Everything from the line that contains "A maar lake" to the end of the records below, both lines included, should be transcribed exactly and returned alone.

→ **Task material**:
+---+

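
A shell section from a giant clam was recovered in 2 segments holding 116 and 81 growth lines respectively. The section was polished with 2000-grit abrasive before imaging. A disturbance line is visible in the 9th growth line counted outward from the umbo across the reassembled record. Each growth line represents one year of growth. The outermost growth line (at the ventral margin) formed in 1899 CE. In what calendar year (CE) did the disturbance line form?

Total growth lines = 116 + 81 = 197.
197 − 9 = 188 growth lines lie beyond the disturbance line toward the ventral margin.
The growth line at the ventral margin is 1899 CE, so the disturbance line dates to 1899 − 188 = 1711 CE.

1711 CE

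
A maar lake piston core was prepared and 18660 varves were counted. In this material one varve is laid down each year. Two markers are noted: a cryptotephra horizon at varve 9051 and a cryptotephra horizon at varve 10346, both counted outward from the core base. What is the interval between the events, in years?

The two markers are separated by 10346 − 9051 = 1295 varves.
One varve per year makes the interval 1295 years.

1295 yr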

+---+

→ **Answer to the exercise**:
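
A maar lake piston core was prepared and 18660 varves were counted. In this material one varve is laid down each year. Two markers are noted: a cryptotephra horizon at varve 9051 and a cryptotephra horizon at varve 10346, both counted outward from the core base. What is the interval between the events, in years?

The two markers are separated by 10346 − 9051 = 1295 varves.
One varve per year makes the interval 1295 years.

1295 yr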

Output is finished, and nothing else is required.